>>
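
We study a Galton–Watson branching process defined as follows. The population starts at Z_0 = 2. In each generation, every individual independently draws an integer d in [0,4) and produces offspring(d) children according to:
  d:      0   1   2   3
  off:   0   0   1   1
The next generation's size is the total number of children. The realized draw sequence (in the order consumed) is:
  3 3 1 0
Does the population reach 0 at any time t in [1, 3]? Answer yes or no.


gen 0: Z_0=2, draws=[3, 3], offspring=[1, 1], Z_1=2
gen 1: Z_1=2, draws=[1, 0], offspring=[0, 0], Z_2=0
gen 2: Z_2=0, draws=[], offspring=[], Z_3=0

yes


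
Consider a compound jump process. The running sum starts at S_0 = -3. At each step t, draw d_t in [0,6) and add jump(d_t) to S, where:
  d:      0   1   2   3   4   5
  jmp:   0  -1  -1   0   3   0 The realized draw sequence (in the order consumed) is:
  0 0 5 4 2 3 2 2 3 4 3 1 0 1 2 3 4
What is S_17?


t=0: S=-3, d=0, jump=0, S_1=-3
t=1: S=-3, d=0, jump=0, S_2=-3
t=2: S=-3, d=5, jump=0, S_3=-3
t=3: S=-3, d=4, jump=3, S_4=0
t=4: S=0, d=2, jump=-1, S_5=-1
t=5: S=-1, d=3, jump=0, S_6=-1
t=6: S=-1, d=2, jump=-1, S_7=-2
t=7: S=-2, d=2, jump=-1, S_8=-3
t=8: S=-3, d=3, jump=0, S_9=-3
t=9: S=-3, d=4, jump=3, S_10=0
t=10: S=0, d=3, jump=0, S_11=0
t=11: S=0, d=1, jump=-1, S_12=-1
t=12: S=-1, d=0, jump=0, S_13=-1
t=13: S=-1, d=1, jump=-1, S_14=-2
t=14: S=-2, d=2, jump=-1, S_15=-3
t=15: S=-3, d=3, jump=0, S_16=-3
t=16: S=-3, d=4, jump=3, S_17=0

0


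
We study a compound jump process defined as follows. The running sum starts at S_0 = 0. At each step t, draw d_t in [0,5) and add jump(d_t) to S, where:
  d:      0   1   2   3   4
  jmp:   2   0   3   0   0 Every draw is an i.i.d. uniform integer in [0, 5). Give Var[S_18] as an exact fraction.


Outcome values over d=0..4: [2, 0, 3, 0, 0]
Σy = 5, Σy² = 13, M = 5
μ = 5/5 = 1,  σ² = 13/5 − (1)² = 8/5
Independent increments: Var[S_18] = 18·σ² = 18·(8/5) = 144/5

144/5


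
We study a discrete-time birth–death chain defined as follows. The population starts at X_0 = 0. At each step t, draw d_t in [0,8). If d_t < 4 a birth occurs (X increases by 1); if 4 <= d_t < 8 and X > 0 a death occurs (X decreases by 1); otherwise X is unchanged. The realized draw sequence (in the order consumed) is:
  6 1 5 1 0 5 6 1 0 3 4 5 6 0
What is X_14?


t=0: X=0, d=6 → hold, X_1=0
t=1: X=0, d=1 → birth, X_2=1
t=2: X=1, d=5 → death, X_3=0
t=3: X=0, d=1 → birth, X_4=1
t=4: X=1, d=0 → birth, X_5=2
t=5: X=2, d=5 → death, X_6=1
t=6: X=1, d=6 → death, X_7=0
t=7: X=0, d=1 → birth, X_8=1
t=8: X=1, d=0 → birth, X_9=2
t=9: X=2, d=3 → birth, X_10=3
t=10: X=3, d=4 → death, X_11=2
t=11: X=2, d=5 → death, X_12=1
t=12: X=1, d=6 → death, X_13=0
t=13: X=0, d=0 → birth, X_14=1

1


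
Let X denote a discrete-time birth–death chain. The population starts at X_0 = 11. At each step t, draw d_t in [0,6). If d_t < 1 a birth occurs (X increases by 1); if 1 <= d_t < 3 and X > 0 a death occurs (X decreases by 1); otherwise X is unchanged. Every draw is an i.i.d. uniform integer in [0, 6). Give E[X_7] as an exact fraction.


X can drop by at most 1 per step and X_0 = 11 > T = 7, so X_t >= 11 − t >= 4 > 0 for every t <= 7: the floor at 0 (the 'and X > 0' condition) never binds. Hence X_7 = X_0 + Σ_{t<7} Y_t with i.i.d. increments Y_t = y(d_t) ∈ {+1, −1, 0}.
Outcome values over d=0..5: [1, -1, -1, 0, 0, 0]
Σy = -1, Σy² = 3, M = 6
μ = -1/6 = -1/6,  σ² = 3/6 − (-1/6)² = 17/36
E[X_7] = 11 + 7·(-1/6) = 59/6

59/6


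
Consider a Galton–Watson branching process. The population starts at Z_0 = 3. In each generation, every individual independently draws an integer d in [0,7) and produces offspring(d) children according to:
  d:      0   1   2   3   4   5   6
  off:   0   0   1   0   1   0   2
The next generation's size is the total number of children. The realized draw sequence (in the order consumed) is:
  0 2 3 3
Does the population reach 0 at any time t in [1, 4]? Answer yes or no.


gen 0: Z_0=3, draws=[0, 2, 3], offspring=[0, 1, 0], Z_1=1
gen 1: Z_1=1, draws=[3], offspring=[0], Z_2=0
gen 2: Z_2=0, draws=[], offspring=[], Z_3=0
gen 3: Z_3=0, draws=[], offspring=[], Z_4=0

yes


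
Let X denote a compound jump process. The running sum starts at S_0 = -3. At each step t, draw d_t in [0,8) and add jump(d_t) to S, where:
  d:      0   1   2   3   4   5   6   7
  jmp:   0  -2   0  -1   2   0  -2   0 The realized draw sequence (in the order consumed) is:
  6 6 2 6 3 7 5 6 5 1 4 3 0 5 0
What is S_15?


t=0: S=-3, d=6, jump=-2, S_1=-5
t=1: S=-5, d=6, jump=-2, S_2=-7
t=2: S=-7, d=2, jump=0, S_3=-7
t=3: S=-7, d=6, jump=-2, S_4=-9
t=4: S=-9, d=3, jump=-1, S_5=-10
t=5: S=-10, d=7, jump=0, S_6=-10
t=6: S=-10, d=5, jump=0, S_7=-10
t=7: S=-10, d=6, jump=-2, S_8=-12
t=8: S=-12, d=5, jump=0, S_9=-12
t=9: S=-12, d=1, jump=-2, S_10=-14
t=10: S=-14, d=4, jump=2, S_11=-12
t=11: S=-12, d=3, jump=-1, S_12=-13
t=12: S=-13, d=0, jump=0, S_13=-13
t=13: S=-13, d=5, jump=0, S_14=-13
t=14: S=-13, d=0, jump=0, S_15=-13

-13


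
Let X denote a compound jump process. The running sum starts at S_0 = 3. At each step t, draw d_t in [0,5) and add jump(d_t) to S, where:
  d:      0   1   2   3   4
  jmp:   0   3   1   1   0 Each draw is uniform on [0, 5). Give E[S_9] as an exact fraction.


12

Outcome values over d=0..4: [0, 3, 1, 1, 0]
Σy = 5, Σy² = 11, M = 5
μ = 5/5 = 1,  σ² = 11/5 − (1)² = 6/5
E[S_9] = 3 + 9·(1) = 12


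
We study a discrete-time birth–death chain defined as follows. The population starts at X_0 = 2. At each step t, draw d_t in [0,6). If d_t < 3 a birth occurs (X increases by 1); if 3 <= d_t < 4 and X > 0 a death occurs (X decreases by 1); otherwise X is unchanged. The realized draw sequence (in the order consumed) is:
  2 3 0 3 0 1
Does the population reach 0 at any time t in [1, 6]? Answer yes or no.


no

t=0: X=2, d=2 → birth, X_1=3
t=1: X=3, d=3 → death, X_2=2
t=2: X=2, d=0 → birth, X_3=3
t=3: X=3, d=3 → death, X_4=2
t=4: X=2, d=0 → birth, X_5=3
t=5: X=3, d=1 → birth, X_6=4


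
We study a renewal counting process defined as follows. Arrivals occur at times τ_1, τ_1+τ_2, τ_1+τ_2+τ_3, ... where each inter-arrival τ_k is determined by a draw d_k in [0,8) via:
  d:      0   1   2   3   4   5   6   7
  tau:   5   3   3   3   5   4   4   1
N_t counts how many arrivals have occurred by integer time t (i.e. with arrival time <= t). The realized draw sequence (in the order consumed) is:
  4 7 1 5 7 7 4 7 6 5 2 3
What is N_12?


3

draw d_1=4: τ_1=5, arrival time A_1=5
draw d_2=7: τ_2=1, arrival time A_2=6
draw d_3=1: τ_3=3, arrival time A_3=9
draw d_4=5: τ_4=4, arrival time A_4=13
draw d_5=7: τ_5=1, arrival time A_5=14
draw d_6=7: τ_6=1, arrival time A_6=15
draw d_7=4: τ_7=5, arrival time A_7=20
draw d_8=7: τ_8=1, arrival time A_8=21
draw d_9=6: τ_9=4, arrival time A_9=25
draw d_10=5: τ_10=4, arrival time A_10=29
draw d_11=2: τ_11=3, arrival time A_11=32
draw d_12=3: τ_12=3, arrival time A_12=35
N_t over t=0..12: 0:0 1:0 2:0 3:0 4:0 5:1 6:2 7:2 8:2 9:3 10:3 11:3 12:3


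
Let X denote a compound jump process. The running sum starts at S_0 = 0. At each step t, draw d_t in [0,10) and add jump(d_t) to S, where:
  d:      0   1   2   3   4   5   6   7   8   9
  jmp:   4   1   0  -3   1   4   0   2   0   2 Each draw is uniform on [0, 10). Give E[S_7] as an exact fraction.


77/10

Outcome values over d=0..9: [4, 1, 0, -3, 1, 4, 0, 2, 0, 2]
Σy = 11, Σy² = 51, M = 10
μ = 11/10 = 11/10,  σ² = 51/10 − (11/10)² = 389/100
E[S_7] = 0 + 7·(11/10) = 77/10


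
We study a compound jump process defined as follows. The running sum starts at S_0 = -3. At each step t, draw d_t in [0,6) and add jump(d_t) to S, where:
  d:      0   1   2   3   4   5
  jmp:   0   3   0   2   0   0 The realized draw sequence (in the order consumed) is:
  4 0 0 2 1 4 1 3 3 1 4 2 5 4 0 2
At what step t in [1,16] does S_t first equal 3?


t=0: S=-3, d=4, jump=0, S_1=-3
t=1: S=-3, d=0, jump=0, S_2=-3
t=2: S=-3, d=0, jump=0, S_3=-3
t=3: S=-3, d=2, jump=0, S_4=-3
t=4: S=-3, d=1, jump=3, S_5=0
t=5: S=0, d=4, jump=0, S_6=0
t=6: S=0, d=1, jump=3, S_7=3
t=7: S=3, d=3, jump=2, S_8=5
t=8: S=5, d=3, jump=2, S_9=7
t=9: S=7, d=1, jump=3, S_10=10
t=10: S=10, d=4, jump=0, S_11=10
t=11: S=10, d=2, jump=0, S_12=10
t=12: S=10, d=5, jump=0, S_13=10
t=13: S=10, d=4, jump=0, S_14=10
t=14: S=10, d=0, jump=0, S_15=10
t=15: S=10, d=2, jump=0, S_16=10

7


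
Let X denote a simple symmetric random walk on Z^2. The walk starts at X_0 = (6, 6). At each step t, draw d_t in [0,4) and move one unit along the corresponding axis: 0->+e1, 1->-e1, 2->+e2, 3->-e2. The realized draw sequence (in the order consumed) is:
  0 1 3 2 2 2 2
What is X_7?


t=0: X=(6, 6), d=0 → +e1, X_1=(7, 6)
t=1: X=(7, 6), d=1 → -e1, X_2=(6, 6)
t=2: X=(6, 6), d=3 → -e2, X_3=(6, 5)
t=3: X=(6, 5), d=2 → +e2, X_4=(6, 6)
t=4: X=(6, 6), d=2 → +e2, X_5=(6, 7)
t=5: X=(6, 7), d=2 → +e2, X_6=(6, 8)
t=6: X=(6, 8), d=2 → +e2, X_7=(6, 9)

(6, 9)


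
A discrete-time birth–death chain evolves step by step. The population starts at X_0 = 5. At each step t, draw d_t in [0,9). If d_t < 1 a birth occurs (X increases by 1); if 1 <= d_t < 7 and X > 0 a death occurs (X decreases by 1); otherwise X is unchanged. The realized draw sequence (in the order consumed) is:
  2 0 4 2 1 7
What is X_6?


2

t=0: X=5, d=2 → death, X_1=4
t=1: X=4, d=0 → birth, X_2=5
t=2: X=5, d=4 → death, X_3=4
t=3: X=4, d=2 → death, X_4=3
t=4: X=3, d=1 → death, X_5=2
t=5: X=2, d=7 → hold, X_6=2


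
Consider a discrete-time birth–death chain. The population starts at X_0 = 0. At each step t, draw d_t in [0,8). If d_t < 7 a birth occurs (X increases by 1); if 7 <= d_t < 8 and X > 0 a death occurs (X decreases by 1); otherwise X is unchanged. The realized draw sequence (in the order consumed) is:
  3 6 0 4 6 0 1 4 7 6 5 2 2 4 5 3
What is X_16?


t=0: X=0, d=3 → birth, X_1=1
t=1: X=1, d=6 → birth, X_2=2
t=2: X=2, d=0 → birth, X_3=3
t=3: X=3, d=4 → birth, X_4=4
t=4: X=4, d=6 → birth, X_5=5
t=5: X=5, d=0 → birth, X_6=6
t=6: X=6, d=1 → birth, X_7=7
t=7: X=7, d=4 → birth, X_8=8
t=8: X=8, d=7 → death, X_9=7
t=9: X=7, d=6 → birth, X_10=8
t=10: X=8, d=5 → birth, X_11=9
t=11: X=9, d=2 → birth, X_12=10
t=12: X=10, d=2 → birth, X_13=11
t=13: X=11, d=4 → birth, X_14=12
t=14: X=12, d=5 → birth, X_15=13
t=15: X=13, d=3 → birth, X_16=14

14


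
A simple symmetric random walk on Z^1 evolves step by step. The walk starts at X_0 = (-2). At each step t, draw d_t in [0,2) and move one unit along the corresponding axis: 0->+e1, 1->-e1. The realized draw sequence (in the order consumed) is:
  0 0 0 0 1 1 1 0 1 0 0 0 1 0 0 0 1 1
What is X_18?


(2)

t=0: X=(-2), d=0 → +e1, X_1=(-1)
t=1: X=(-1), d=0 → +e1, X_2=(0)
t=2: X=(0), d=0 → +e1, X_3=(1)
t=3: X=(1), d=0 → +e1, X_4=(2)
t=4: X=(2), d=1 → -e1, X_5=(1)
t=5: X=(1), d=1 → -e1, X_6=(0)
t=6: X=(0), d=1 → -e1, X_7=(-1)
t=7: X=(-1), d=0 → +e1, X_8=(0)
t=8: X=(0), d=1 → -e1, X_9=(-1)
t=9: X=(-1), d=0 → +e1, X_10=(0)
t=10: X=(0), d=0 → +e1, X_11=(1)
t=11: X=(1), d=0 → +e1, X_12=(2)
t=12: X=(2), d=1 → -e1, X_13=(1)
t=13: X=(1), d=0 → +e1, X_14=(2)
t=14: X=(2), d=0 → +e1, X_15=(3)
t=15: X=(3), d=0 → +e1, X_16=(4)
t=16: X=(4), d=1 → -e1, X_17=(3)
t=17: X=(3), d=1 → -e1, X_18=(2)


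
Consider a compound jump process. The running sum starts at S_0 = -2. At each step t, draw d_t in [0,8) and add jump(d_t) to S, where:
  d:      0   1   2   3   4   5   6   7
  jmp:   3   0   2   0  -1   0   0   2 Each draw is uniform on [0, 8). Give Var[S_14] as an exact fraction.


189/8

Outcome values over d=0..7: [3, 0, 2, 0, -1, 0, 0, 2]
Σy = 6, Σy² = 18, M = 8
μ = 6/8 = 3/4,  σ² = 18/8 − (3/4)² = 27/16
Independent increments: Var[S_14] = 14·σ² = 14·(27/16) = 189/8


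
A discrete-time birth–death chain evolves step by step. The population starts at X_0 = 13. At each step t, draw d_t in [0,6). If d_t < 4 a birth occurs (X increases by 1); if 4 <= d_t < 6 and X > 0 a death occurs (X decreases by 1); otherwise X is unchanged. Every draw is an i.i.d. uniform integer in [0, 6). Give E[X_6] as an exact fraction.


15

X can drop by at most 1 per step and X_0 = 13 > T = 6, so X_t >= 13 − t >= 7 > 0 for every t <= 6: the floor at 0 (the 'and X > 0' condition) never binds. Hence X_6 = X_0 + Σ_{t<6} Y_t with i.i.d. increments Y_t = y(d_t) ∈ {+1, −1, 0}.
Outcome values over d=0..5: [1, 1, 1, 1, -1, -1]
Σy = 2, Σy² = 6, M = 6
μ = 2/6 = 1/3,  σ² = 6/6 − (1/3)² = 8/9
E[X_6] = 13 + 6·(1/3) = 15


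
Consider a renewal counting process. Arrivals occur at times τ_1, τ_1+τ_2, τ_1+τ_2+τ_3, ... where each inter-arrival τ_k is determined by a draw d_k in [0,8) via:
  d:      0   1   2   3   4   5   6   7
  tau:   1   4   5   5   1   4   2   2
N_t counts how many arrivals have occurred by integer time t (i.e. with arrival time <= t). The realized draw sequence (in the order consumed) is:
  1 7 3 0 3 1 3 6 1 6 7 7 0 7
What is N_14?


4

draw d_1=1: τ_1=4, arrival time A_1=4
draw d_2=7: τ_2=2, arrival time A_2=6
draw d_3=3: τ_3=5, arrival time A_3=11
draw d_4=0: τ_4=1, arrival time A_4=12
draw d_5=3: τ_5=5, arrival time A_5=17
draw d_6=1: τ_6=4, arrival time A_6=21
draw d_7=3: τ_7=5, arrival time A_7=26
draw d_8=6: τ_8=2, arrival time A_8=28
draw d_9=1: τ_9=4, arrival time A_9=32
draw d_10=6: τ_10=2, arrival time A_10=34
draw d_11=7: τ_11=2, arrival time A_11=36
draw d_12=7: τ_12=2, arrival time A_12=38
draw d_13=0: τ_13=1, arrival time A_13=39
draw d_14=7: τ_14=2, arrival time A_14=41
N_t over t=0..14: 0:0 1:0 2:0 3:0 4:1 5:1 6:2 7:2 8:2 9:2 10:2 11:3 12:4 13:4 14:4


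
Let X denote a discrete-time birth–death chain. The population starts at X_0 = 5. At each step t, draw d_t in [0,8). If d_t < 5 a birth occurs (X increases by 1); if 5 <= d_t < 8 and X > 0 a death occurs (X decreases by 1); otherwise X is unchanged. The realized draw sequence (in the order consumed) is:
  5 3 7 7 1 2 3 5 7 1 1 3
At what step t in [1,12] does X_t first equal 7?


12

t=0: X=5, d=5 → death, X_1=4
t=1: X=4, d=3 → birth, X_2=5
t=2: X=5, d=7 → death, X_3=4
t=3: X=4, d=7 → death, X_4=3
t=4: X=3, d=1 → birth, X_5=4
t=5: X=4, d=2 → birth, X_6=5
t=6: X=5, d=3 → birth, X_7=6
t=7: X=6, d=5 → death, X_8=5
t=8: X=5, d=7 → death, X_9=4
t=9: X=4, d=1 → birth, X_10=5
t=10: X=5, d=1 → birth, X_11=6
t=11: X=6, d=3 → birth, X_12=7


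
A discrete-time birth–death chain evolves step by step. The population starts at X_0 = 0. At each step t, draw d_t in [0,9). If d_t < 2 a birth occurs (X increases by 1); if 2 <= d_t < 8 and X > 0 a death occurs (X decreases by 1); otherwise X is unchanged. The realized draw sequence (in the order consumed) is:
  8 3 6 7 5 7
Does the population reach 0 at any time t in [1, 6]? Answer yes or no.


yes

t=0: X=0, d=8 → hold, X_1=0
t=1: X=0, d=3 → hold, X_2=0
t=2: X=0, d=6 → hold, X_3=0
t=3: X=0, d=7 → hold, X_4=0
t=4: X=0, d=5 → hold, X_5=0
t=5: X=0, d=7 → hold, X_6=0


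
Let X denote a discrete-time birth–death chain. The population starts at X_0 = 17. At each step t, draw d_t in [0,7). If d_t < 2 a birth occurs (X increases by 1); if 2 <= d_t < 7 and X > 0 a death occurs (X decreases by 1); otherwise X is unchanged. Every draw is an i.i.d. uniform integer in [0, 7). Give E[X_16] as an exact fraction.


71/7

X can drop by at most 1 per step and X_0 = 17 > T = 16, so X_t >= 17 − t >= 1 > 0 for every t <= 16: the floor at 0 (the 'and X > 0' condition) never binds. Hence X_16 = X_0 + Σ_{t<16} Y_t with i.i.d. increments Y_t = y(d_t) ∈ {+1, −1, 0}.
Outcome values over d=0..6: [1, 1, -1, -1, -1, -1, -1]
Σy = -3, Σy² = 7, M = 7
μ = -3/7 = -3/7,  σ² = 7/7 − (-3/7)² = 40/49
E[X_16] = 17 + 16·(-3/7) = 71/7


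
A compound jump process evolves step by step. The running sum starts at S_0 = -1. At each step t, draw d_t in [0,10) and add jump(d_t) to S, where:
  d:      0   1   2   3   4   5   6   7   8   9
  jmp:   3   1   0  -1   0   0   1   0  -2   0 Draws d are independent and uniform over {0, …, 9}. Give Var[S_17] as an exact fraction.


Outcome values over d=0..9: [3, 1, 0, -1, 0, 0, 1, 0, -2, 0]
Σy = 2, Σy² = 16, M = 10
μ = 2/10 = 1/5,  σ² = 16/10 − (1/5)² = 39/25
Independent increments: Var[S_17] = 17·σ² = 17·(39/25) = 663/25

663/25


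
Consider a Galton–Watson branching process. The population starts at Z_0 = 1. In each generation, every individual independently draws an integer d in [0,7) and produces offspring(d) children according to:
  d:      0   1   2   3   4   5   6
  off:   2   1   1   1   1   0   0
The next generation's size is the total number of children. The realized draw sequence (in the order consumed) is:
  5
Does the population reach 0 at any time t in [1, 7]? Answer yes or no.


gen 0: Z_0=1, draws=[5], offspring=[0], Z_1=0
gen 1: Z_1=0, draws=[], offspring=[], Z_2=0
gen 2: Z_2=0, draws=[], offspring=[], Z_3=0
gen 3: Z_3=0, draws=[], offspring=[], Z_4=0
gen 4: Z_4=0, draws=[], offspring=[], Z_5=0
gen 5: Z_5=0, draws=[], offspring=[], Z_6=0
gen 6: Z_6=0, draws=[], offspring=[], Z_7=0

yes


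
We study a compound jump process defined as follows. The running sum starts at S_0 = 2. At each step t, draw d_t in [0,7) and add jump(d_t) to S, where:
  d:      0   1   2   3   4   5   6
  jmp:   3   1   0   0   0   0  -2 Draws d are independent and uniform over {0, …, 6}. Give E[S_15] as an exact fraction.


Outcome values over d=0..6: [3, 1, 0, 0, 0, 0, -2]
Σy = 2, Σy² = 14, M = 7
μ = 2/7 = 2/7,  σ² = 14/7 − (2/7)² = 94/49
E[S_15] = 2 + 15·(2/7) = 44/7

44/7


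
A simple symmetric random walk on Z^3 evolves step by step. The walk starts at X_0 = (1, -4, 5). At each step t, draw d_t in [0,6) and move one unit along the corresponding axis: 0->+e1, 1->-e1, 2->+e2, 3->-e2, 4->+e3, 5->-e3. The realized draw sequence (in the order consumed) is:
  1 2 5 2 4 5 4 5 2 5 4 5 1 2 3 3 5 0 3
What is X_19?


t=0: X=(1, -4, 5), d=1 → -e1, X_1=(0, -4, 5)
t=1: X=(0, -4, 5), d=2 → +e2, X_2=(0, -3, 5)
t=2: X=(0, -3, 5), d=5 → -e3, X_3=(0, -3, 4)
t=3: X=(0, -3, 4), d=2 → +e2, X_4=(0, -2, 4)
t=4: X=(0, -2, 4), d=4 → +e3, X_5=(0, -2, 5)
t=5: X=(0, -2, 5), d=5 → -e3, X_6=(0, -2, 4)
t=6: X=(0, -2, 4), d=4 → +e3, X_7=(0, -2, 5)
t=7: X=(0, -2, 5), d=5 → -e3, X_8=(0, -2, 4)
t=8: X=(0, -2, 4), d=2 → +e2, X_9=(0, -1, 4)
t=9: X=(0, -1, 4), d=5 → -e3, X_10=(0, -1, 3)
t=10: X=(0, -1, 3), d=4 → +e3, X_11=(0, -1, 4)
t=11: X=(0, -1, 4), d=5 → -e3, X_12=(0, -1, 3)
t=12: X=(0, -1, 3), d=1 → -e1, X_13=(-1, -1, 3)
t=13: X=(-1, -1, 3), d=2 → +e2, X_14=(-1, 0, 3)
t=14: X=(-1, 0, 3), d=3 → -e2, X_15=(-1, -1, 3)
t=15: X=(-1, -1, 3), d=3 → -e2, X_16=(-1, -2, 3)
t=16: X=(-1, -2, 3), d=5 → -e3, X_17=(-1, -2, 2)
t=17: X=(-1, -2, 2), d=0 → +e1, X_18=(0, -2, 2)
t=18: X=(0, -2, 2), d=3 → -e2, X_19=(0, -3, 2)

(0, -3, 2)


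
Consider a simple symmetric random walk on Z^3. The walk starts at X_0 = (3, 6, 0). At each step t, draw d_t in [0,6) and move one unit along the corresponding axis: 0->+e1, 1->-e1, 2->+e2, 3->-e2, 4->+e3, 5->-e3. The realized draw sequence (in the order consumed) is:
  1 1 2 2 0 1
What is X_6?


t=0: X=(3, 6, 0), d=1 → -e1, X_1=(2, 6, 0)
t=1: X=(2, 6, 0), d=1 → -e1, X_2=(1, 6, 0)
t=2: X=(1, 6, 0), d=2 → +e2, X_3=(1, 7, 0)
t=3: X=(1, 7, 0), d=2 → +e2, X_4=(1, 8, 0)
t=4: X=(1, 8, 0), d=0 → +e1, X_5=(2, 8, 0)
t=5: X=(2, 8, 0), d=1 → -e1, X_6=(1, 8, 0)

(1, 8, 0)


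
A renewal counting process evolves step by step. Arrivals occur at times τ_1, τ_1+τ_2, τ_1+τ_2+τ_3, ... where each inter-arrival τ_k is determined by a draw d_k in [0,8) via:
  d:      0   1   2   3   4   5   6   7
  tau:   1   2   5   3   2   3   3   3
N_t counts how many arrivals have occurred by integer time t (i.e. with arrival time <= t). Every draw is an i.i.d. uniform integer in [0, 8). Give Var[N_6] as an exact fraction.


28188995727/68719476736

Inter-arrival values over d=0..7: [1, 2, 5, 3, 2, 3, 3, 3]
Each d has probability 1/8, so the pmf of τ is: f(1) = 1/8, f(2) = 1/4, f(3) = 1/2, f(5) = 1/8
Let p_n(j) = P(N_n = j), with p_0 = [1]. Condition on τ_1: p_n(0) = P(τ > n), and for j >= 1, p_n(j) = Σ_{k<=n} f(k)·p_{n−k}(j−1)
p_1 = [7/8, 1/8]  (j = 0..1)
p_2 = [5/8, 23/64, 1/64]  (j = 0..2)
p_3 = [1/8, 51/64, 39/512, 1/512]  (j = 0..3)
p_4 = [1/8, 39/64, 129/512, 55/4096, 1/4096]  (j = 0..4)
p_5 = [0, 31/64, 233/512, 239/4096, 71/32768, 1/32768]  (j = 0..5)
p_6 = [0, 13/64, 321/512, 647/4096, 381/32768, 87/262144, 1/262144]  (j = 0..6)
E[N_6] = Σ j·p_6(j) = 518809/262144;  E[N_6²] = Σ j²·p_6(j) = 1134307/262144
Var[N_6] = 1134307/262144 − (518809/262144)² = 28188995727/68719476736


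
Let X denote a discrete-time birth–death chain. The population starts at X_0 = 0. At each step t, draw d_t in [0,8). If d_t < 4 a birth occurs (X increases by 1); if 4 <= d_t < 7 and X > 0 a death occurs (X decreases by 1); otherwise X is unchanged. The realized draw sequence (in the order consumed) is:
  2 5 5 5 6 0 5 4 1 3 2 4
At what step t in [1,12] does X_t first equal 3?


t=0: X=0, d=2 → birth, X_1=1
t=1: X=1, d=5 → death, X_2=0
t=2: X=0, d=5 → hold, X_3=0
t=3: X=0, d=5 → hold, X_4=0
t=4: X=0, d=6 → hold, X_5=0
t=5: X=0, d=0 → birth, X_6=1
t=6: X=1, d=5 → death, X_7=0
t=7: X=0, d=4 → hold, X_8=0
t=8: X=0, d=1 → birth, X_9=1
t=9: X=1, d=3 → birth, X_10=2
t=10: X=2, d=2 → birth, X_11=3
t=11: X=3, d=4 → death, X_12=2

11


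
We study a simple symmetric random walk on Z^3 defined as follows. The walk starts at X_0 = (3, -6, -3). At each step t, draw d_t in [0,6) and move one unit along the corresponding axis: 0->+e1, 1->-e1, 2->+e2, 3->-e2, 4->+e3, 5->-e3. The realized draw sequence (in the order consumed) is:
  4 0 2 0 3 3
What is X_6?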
<<
▶ _Exercise aim_
Each line that contains "individual" is to be copied from the listing above.

▶ _Answer section_
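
We study a Galton–Watson branching process defined as follows. The population starts at Z_0 = 2. In each generation, every individual independently draws an integer d in [0,4) and produces offspring(d) children according to:
Consider a Galton–Watson branching process. The population starts at Z_0 = 3. In each generation, every individual independently draws an integer d in [0,7) and produces offspring(d) children according to:
Consider a Galton–Watson branching process. The population starts at Z_0 = 1. In each generation, every individual independently draws an integer d in [0,7) and produces offspring(d) children according to: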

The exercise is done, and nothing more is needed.